## Your assignment
Among the lines below, keep only those from the one containing "g(-3.37) = 0.63" through the one containing "g'(-6.00) = 0.08", and reproduce them exactly.

Top of Data extract

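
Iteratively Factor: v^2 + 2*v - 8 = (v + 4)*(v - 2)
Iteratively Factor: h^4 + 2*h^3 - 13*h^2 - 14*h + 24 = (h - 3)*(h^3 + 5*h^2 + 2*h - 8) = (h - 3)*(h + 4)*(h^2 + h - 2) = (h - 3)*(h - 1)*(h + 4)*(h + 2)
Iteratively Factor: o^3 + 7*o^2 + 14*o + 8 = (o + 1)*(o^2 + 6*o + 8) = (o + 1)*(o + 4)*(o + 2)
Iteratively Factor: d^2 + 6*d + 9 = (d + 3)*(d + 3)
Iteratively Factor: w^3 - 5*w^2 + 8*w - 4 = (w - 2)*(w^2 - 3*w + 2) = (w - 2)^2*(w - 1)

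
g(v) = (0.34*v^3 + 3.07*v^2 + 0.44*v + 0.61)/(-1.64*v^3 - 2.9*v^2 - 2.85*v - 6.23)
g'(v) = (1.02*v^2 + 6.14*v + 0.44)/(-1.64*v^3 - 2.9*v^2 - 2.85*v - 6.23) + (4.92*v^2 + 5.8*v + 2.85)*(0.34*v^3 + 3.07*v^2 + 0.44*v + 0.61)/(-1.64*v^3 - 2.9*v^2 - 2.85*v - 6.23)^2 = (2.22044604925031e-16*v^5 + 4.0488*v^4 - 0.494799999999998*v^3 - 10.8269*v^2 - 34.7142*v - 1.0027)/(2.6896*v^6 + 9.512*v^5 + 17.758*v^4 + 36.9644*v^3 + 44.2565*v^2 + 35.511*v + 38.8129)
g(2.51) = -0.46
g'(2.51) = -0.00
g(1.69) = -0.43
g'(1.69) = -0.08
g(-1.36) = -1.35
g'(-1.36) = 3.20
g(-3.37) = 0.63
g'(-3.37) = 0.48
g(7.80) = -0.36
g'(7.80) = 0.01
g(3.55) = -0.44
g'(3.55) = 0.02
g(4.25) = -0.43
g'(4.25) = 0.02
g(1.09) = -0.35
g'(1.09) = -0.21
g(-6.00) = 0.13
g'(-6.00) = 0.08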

Bottom of Data extract
Top of Data extract

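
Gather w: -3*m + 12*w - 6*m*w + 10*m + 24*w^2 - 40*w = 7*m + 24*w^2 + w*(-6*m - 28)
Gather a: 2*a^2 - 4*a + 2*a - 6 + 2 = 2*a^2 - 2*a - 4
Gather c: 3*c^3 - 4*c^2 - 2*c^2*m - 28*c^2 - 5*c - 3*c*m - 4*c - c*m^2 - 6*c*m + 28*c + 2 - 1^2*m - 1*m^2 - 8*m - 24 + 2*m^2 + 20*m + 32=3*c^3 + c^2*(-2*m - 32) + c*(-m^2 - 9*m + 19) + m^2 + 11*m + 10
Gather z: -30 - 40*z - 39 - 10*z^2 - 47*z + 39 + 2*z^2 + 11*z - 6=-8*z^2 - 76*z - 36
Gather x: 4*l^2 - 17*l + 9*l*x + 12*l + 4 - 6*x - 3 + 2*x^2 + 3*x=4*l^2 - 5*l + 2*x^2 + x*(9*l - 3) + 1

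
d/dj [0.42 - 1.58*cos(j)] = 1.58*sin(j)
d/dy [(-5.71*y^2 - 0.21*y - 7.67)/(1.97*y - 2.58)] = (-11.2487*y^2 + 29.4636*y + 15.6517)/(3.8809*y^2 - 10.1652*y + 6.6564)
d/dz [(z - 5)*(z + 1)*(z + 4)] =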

Bottom of Data extract
Top of Data extract

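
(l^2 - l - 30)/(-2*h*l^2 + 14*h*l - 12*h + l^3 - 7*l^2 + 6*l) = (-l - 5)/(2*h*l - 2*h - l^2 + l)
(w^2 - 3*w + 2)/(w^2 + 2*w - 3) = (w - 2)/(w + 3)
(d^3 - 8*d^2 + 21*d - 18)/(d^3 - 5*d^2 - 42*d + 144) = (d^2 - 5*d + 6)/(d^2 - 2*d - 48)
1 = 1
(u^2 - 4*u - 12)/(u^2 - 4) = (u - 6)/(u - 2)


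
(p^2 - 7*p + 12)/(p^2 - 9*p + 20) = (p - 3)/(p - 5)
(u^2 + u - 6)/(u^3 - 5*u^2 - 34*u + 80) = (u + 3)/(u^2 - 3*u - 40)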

Bottom of Data extract

## Exercise result
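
g(-3.37) = 0.63
g'(-3.37) = 0.48
g(7.80) = -0.36
g'(7.80) = 0.01
g(3.55) = -0.44
g'(3.55) = 0.02
g(4.25) = -0.43
g'(4.25) = 0.02
g(1.09) = -0.35
g'(1.09) = -0.21
g(-6.00) = 0.13
g'(-6.00) = 0.08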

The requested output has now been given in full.